= WORK TO COMPLETE =
From the first line through the one containing "sum 7: cells A4, B4", restate the listing word for word, and give no other lines.
[[ INPUT FOR THIS TASK, beginning ]]
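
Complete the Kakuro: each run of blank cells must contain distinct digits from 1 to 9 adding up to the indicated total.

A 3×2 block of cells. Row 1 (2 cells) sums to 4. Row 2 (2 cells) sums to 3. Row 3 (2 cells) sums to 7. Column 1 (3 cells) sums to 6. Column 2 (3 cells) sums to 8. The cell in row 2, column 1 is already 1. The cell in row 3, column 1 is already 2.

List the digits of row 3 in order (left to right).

2 5

4 in 2 cells must be {1,3}; 3 in 2 cells must be {1,2}; 6 in 3 cells must be {1,2,3}.
(1,1) = 6 − 3 = 3 completes the 6 down.
(1,2) = 4 − 3 = 1 completes the 4 across.
(2,2) = 3 − 1 = 2 completes the 3 across.
(3,2) = 7 − 2 = 5 completes the 7 across.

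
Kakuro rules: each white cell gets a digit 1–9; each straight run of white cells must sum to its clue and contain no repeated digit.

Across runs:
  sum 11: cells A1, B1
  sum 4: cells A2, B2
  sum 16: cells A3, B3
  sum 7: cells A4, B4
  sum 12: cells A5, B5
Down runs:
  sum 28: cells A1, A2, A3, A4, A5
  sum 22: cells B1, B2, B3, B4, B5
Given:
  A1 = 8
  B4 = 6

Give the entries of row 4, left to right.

4 in 2 cells must be {1,3}; 16 in 2 cells must be {7,9}.
B1 = 11 − 8 = 3 completes the 11 across.
Given what's placed, B2 must be 1 to fit the 4 across and 22 down.
Given what's placed, B3 must be 7 to fit the 16 across and 22 down.
A4 = 7 − 6 = 1 completes the 7 across.

1, 6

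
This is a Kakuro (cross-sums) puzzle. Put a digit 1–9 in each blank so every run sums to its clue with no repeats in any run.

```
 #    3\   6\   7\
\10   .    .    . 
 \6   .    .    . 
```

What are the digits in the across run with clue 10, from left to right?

1 5 4

6 in 3 cells must be {1,2,3}; 3 in 2 cells must be {1,2}.
Nothing is forced directly, so branch on R1C1, whose candidates are 1 or 2. If R1C1 = 2: that forces R2C1 = 1, R2C2 = 2, R2C3 = 3, after which R1C2 would have to be in {1,3,5,7} for the 10 across but in {4} for the 6 down — contradiction. So R1C1 = 1.
R2C1 = 3 − 1 = 2 completes the 3 down.
Given what's placed, R2C2 must be 1 to fit the 6 across and 6 down.
R2C3 = 6 − 3 = 3 completes the 6 across.
R1C2 = 6 − 1 = 5 completes the 6 down.
R1C3 = 10 − 6 = 4 completes the 10 across.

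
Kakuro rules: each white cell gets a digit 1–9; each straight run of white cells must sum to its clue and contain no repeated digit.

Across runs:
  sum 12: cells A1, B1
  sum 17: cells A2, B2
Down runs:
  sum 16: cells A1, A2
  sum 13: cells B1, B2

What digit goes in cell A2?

9

17 in 2 cells must be {8,9}; 16 in 2 cells must be {7,9}.
The 17 across and the 16 down share only 9, so A2 = 9.
B2 = 17 − 9 = 8 completes the 17 across.
A1 = 16 − 9 = 7 completes the 16 down.
B1 = 12 − 7 = 5 completes the 12 across.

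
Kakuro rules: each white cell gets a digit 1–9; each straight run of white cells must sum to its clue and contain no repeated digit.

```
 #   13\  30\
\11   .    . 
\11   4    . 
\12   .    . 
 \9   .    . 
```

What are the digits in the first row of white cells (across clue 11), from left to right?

5 6

30 in 4 cells must be {6,7,8,9}.
R2C2 = 11 − 4 = 7 completes the 11 across.
Nothing is forced directly, so branch on R3C2, whose candidates are 8 or 9. If R3C2 = 8: then R3C1 would have to be in {4} for the 12 across but in {1,2,3,5,6} for the 13 down — contradiction. So R3C2 = 9.
R3C1 = 12 − 9 = 3 completes the 12 across.
Given what's placed, R1C1 must be 5 to fit the 11 across and 13 down.
R1C2 = 11 − 5 = 6 completes the 11 across.
R4C1 = 13 − 12 = 1 completes the 13 down.
R4C2 = 9 − 1 = 8 completes the 9 across.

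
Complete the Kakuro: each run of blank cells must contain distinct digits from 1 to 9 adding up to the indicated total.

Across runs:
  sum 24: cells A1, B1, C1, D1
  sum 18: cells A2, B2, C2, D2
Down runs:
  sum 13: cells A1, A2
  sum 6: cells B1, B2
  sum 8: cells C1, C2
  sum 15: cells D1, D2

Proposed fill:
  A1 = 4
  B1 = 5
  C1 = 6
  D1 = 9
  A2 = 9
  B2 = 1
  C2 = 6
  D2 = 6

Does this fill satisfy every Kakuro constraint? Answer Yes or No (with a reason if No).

No — the down run C1–C2 sums to 12, not 8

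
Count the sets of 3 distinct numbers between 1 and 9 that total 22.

2

3 distinct digits from 1–9 sum between 6 and 24.
Enumerating: {5,8,9}, {6,7,9}.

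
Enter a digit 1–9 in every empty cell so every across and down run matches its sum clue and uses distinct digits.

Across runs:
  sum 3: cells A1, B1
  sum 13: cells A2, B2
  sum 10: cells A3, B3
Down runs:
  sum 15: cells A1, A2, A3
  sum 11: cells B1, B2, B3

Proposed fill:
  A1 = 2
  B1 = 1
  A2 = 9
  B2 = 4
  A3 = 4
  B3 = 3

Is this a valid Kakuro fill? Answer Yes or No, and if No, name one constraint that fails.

No — the down run B1–B3 sums to 8, not 11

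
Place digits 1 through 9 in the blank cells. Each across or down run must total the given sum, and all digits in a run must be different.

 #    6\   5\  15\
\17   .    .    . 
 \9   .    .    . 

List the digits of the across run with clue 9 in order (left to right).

The 9 across and the 15 down share only 6, so R2C3 = 6.
R1C3 = 15 − 6 = 9 completes the 15 down.
Nothing is forced directly, so branch on R2C1, whose candidates are 1 or 2. If R2C1 = 2: then R1C1 would have to be in {1,2,3,5,6,7} for the 17 across but in {4} for the 6 down — contradiction. So R2C1 = 1.
R1C1 = 6 − 1 = 5 completes the 6 down.
R1C2 = 17 − 14 = 3 completes the 17 across.
R2C2 = 9 − 7 = 2 completes the 9 across.

1 2 6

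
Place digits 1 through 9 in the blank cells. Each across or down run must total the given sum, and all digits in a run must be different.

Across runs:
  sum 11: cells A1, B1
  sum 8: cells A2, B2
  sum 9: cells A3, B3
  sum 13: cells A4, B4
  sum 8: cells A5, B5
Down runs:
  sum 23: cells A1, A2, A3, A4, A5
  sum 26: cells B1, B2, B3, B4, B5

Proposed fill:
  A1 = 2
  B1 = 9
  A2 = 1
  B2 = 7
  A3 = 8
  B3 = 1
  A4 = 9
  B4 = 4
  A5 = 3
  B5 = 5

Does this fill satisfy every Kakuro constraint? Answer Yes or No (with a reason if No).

Yes

Across: 2+9=11; 1+7=8; 8+1=9; 9+4=13; 3+5=8. Down: 2+1+8+9+3=23; 9+7+1+4+5=26. No digit repeats within any run.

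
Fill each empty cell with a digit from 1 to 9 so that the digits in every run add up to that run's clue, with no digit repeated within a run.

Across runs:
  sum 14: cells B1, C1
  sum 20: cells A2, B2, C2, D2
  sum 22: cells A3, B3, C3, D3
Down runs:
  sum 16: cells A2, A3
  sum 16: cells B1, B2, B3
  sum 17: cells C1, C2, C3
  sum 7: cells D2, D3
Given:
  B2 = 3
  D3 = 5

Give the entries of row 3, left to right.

7 8 2 5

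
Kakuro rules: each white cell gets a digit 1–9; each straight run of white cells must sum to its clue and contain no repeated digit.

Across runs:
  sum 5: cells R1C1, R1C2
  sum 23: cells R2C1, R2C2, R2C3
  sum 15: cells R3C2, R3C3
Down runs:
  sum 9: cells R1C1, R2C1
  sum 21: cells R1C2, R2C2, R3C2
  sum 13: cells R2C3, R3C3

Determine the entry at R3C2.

8

23 in 3 cells must be {6,8,9}.
The 5 across and the 21 down share only 4, so R1C2 = 4.
R1C1 = 5 − 4 = 1 completes the 5 across.
R2C1 = 9 − 1 = 8 completes the 9 down.
R2C2 = 9: the only remaining digit allowed by both the 23 across and the 21 down.
R2C3 = 23 − 17 = 6 completes the 23 across.
R3C2 = 21 − 13 = 8 completes the 21 down.
R3C3 = 15 − 8 = 7 completes the 15 across.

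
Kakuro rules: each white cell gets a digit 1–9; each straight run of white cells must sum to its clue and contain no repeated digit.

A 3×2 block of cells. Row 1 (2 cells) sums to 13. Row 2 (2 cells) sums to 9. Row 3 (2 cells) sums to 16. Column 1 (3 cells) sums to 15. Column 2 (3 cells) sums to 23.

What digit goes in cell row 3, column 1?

7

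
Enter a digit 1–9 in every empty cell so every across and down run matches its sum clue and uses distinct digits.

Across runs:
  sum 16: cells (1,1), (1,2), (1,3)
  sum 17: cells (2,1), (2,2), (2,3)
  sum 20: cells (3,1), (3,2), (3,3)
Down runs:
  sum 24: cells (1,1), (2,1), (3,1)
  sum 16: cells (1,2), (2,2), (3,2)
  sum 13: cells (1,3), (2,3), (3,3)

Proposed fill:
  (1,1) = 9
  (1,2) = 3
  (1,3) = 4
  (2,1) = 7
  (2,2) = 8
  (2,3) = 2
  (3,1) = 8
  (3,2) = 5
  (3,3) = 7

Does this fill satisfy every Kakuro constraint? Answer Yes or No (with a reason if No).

Yes

Across: 9+3+4=16; 7+8+2=17; 8+5+7=20. Down: 9+7+8=24; 3+8+5=16; 4+2+7=13. No digit repeats within any run.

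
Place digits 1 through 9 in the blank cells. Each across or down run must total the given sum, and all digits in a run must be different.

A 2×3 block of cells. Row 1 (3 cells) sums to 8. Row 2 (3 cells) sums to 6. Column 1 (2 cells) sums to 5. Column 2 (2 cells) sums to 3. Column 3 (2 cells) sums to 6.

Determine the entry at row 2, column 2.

2

6 in 3 cells must be {1,2,3}; 3 in 2 cells must be {1,2}.
Nothing is forced directly, so branch on (1,2), whose candidates are 1 or 2. If (1,2) = 2: that forces (1,1) = 1, (1,3) = 5, after which (2,1) would have to be in {1,2,3} for the 6 across but in {4} for the 5 down — contradiction. So (1,2) = 1.
(2,2) = 3 − 1 = 2 completes the 3 down.
Given what's placed, (2,3) must be 1 to fit the 6 across and 6 down.
(1,3) = 6 − 1 = 5 completes the 6 down.
(2,1) = 6 − 3 = 3 completes the 6 across.
(1,1) = 8 − 6 = 2 completes the 8 across.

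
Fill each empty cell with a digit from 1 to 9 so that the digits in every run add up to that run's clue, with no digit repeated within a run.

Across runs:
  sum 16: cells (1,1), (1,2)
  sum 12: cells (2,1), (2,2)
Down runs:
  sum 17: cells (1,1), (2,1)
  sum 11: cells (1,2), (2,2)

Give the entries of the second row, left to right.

16 in 2 cells must be {7,9}; 17 in 2 cells must be {8,9}.
The 16 across and the 17 down share only 9, so (1,1) = 9.
(1,2) = 16 − 9 = 7 completes the 16 across.
(2,1) = 17 − 9 = 8 completes the 17 down.
(2,2) = 12 − 8 = 4 completes the 12 across.

8 4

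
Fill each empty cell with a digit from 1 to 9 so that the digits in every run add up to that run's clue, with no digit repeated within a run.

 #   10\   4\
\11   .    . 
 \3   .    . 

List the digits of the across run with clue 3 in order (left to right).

2 1

3 in 2 cells must be {1,2}; 4 in 2 cells must be {1,3}.
The 11 across and the 4 down share only 3, so R1C2 = 3.
R2C2 = 4 − 3 = 1 completes the 4 down.
R1C1 = 11 − 3 = 8 completes the 11 across.
R2C1 = 3 − 1 = 2 completes the 3 across.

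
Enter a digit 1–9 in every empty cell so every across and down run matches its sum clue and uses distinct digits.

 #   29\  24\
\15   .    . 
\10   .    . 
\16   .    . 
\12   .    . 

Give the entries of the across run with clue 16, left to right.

16 in 2 cells must be {7,9}; 29 in 4 cells must be {5,7,8,9}.
Nothing is forced directly, so branch on R1C1, whose candidates are 7 or 8 or 9. If R1C1 = 7: that forces R1C2 = 8, R3C1 = 9, R3C2 = 7, R2C1 = 8, after which R2C2 would have to be in {2} for the 10 across but in {3,4,5,6} for the 24 down — contradiction. If R1C1 = 8: that forces R1C2 = 7, R3C2 = 9, R3C1 = 7, R2C1 = 9, after which R2C2 would have to be in {1} for the 10 across but in {2,3,5,6} for the 24 down — contradiction. So R1C1 = 9.
R1C2 = 15 − 9 = 6 completes the 15 across.
Given what's placed, R3C1 must be 7 to fit the 16 across and 29 down.
R3C2 = 16 − 7 = 9 completes the 16 across.

7, 9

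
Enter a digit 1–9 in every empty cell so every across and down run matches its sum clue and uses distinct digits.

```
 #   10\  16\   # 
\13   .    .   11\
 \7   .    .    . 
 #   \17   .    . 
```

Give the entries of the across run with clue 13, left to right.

7 in 3 cells must be {1,2,4}; 17 in 2 cells must be {8,9}.
Nothing is forced directly, so branch on R2C3, whose candidates are 2 or 4. If R2C3 = 4: then R3C3 would have to be in {8,9} for the 17 across but in {7} for the 11 down — contradiction. So R2C3 = 2.
R3C3 = 11 − 2 = 9 completes the 11 down.
R3C2 = 17 − 9 = 8 completes the 17 across.
R2C2 = 1: the only remaining digit allowed by both the 7 across and the 16 down.
R1C2 = 16 − 9 = 7 completes the 16 down.
R2C1 = 7 − 3 = 4 completes the 7 across.
R1C1 = 13 − 7 = 6 completes the 13 across.

6, 7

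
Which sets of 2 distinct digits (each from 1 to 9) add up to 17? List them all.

2 distinct digits from 1–9 sum between 3 and 17.
Only one set works: {8,9}.

{8,9}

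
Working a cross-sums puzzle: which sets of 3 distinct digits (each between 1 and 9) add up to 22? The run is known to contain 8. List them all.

3 distinct digits from 1–9 sum between 6 and 24.
Keeping only sets containing 8.
Only one set works: {5,8,9}.

{5,8,9}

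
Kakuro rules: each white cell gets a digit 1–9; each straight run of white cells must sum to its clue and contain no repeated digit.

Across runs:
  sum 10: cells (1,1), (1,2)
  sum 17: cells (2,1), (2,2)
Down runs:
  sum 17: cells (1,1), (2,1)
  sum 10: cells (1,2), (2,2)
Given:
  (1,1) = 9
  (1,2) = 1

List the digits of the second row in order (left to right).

17 in 2 cells must be {8,9}.
(2,1) = 17 − 9 = 8 completes the 17 down.
(2,2) = 17 − 8 = 9 completes the 17 across.

8, 9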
[[ INPUT FOR THIS TASK, end ]]
= THE ANSWER =
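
Complete the Kakuro: each run of blank cells must contain distinct digits from 1 to 9 adding up to the indicated total.

A 3×2 block of cells. Row 1 (2 cells) sums to 4. Row 2 (2 cells) sums to 3. Row 3 (2 cells) sums to 7. Column 1 (3 cells) sums to 6. Column 2 (3 cells) sums to 8. The cell in row 2, column 1 is already 1. The cell in row 3, column 1 is already 2.

List the digits of row 3 in order (left to right).

2 5

4 in 2 cells must be {1,3}; 3 in 2 cells must be {1,2}; 6 in 3 cells must be {1,2,3}.
(1,1) = 6 − 3 = 3 completes the 6 down.
(1,2) = 4 − 3 = 1 completes the 4 across.
(2,2) = 3 − 1 = 2 completes the 3 across.
(3,2) = 7 − 2 = 5 completes the 7 across.

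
Kakuro rules: each white cell gets a digit 1–9; each straight run of white cells must sum to its clue and contain no repeated digit.

Across runs:
  sum 11: cells A1, B1
  sum 4: cells A2, B2
  sum 16: cells A3, B3
  sum 7: cells A4, B4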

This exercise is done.